(Data to process)

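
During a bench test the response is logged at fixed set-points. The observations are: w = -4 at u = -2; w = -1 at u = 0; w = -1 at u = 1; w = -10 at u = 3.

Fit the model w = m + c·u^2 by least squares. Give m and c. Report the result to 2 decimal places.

m = -0.36, c = -1.04

Entries of AᵀA: Σ1 = 4, Σu^2 = 14, Σu^2·u^2 = 98.
Moment sums: Σw = -16, Σu^2·w = -107.
det = 4·98 − 14² = 196.
m = ((-16)·98 − 14·(-107))/196 = -5/14; c = (4·(-107) − 14·(-16))/196 = -51/49.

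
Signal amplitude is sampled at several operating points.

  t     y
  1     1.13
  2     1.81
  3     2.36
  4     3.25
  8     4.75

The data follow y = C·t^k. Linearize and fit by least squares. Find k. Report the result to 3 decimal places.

Let Y = ln y. Fitting Y = k·ln t + ln C by least squares:
Sums: Σln t = 5.2575, Σ(ln t)² = 7.9333, Σln y = 4.3110, Σln t·ln y = 6.2286.
Normal system: [[7.9333, 5.2575]; [5.2575, 5]]·[k, ln C]ᵀ = [6.2286, 4.3110]ᵀ.
Δ = 7.9333·5 − (5.2575)² = 12.0252; k = (6.2286·5 − 5.2575·4.3110)/12.0252 = 0.70503, ln C = (7.9333·4.3110 − 5.2575·6.2286)/12.0252 = 0.12087.

k = 0.705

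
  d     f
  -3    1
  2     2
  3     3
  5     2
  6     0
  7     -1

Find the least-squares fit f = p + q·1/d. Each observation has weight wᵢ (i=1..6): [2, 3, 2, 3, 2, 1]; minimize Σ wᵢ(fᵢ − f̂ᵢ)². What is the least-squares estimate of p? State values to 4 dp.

p = 1.0955

With design matrix A, AᵀWA = [[13, 541/210]; [541/210, 6813/4900]] and AᵀWf = [19, 566/105]ᵀ.
Δ = 13·(6813/4900) − (541/210)² = 25222/2205.
p = (19·(6813/4900) − (541/210)·(566/105))/(25222/2205) = 552611/504440; q = (13·(566/105) − (541/210)·19)/(25222/2205) = 93177/50444.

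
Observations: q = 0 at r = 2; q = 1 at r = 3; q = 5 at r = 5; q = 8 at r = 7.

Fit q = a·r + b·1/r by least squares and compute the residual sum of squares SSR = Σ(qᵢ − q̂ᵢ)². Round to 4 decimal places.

Compute the Gram sums: Σr·r = 87, Σr·1/r = 4, Σ1/r·1/r = 18589/44100.
Right-hand side: Σr·q = 84, Σ1/r·q = 52/21.
Normal equations: [[87, 4]; [4, 18589/44100]]·[a, b]ᵀ = [84, 52/21]ᵀ.
det = 87·(18589/44100) − 4² = 303881/14700.
a = (84·(18589/44100) − 4·(52/21))/(303881/14700) = 374892/303881; b = (87·(52/21) − 4·84)/(303881/14700) = -1772400/303881.
Residuals: 136416/303881, -229995/303881, -575/303881, 60004/303881; SSR = 247162/303881.

SSR = 0.8134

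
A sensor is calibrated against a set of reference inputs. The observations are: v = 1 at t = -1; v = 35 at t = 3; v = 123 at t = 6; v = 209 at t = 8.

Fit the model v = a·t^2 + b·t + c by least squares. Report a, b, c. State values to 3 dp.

a = 2.903, b = 2.835, c = 0.823

Compute the Gram sums: Σt^2·t^2 = 5474, Σt^2·t = 754, Σt^2 = 110, Σt·t = 110, Σt = 16, Σ1 = 4.
And Σt^2·v = 18120, Σt·v = 2514, Σv = 368.
Normal equations: [[5474, 754, 110]; [754, 110, 16]; [110, 16, 4]]·[a, b, c]ᵀ = [18120, 2514, 368]ᵀ.
Row-reducing yields a = 6802/2343, b = 6643/2343, c = 643/781.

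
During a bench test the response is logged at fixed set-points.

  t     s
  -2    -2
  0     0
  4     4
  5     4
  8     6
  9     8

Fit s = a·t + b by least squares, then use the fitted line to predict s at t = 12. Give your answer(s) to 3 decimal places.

Sums needed: Σt·t = 190, Σt = 24, Σ1 = 6.
And Σt·s = 160, Σs = 20.
So AᵀA·[a, b]ᵀ = Aᵀs: [[190, 24]; [24, 6]]·[a, b]ᵀ = [160, 20]ᵀ.
Determinant 190·6 − 24² = 564.
a = (160·6 − 24·20)/564 = 40/47; b = (190·20 − 24·160)/564 = -10/141.
At t = 12: ŝ = (40/47)·(12) + (-10/141)·(1) = 1430/141.

ŝ = 10.142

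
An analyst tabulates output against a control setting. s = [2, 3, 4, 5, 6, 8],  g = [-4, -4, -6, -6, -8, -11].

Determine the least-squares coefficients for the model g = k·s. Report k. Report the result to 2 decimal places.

XᵀX·[k]ᵀ = Xᵀg reads: 154·k = -210.
(Σs·s = 154, Σs·g = -210.)
k = (-210)/154 = -1.36364.

k = -1.36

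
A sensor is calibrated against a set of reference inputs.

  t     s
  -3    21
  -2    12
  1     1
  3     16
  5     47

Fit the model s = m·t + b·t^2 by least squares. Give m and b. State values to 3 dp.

m = -1.027, b = 2.087

With design matrix M, MᵀM = [[48, 118]; [118, 804]] and Mᵀs = [197, 1557]ᵀ.
Δ = 48·804 − 118² = 24668.
m = (197·804 − 118·1557)/24668 = -12669/12334; b = (48·1557 − 118·197)/24668 = 25745/12334.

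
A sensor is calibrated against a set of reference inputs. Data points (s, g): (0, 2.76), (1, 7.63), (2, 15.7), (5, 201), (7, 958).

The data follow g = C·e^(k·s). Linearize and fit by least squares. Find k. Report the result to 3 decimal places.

Linearized form: ln g = k·s + ln C. From the 5 transformed points,
AᵀA = [[79.0000, 15.0000]; [15.0000, 5]], rhs = [82.1099, 17.9691]ᵀ  (here Σs = 15.0000, Σ(s)² = 79.0000, Σln g = 17.9691, Σs·ln g = 82.1099).
Δ = 79.0000·5 − (15.0000)² = 170.0000; k = (82.1099·5 − 15.0000·17.9691)/170.0000 = 0.82948, ln C = (79.0000·17.9691 − 15.0000·82.1099)/170.0000 = 1.10537.

k = 0.829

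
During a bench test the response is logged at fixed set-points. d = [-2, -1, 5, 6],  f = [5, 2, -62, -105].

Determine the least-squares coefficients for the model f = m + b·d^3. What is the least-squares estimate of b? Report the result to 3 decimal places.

b = -0.494

Setting ∂/∂m … = 0 gives: 4·m + 332·b = -160;  332·m + 62346·b = -30472.
(Σ1 = 4, Σd^3 = 332, Σd^3·d^3 = 62346, Σf = -160, Σd^3·f = -30472.)
Δ = 4·62346 − 332² = 139160.
m = ((-160)·62346 − 332·(-30472))/139160 = 2524/2485; b = (4·(-30472) − 332·(-160))/139160 = -1228/2485.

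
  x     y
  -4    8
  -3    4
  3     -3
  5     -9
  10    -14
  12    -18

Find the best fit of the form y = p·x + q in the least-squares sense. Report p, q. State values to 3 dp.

Forming MᵀM = [[303, 23]; [23, 6]] and Mᵀy = [-454, -32]ᵀ gives MᵀM·[p, q]ᵀ = Mᵀy.
Δ = 303·6 − 23² = 1289.
p = ((-454)·6 − 23·(-32))/1289 = -1988/1289; q = (303·(-32) − 23·(-454))/1289 = 746/1289.

p = -1.542, q = 0.579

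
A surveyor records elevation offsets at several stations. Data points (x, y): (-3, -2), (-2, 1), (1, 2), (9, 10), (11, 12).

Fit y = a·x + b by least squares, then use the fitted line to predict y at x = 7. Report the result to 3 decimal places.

Forming MᵀM = [[216, 16]; [16, 5]] and Mᵀy = [228, 23]ᵀ gives MᵀM·[a, b]ᵀ = Mᵀy.
det = 216·5 − 16² = 824.
a = (228·5 − 16·23)/824 = 193/206; b = (216·23 − 16·228)/824 = 165/103.
At x = 7: ŷ = (193/206)·(7) + (165/103)·(1) = 1681/206.

ŷ = 8.160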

(End Data to process)

## Problem statement
Send back an exact copy of only the lines from the line with "A sensor is calibrated against a set of reference inputs. The" up to and including the line with "A sensor is calibrated against a set of reference inputs. Data" in the data above.

## Response below
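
A sensor is calibrated against a set of reference inputs. The observations are: v = 1 at t = -1; v = 35 at t = 3; v = 123 at t = 6; v = 209 at t = 8.

Fit the model v = a·t^2 + b·t + c by least squares. Report a, b, c. State values to 3 dp.

a = 2.903, b = 2.835, c = 0.823

Compute the Gram sums: Σt^2·t^2 = 5474, Σt^2·t = 754, Σt^2 = 110, Σt·t = 110, Σt = 16, Σ1 = 4.
And Σt^2·v = 18120, Σt·v = 2514, Σv = 368.
Normal equations: [[5474, 754, 110]; [754, 110, 16]; [110, 16, 4]]·[a, b, c]ᵀ = [18120, 2514, 368]ᵀ.
Row-reducing yields a = 6802/2343, b = 6643/2343, c = 643/781.

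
During a bench test the response is logged at fixed set-points.

  t     s
  -2    -2
  0     0
  4     4
  5     4
  8     6
  9     8

Fit s = a·t + b by least squares, then use the fitted line to predict s at t = 12. Give your answer(s) to 3 decimal places.

Sums needed: Σt·t = 190, Σt = 24, Σ1 = 6.
And Σt·s = 160, Σs = 20.
So AᵀA·[a, b]ᵀ = Aᵀs: [[190, 24]; [24, 6]]·[a, b]ᵀ = [160, 20]ᵀ.
Determinant 190·6 − 24² = 564.
a = (160·6 − 24·20)/564 = 40/47; b = (190·20 − 24·160)/564 = -10/141.
At t = 12: ŝ = (40/47)·(12) + (-10/141)·(1) = 1430/141.

ŝ = 10.142

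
An analyst tabulates output against a control setting. s = [2, 3, 4, 5, 6, 8],  g = [-4, -4, -6, -6, -8, -11].

Determine the least-squares coefficients for the model g = k·s. Report k. Report the result to 2 decimal places.

XᵀX·[k]ᵀ = Xᵀg reads: 154·k = -210.
(Σs·s = 154, Σs·g = -210.)
k = (-210)/154 = -1.36364.

k = -1.36

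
A sensor is calibrated against a set of reference inputs.

  t     s
  -3    21
  -2    12
  1     1
  3     16
  5     47

Fit the model s = m·t + b·t^2 by least squares. Give m and b. State values to 3 dp.

m = -1.027, b = 2.087

With design matrix M, MᵀM = [[48, 118]; [118, 804]] and Mᵀs = [197, 1557]ᵀ.
Δ = 48·804 − 118² = 24668.
m = (197·804 − 118·1557)/24668 = -12669/12334; b = (48·1557 − 118·197)/24668 = 25745/12334.

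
A sensor is calibrated against a set of reference inputs. Data points (s, g): (0, 2.76), (1, 7.63), (2, 15.7), (5, 201), (7, 958).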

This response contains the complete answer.